[Dataset entries]
=======

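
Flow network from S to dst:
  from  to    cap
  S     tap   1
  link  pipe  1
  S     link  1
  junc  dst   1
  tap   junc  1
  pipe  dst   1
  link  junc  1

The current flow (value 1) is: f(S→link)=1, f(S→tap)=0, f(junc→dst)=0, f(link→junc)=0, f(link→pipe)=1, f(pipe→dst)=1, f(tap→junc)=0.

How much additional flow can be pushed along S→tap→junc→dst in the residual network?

1

Residual capacities along the path: S→tap: 1, tap→junc: 1, junc→dst: 1.
Minimum is 1.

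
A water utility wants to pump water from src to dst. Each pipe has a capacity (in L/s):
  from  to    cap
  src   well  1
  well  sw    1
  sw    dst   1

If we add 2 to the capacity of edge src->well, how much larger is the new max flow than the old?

Original max flow = 1.
Even with extra capacity on src->well, another cut of capacity 1 remains binding.
New max flow = 1. Increase = 0.

0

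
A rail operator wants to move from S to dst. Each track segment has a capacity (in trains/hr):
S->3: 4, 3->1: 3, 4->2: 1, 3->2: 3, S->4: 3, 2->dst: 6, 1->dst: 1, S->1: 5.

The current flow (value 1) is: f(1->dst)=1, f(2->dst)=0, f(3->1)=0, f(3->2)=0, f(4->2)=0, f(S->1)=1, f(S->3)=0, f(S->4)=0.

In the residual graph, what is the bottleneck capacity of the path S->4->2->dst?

Residual capacities along the path: S->4: 3, 4->2: 1, 2->dst: 6.
Minimum is 1.

1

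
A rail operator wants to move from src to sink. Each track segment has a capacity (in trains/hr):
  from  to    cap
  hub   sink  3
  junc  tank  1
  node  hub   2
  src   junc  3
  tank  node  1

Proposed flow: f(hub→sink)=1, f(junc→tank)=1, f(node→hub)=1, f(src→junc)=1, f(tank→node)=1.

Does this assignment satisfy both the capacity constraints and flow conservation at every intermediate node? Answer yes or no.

Yes

Every edge has 0 ≤ f(e) ≤ cap(e).
At each intermediate node, inflow equals outflow.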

=======

* [What is expected]
Among the records, how many lines include the string "pipe"? State the number and add nothing.

* [Your solution]
4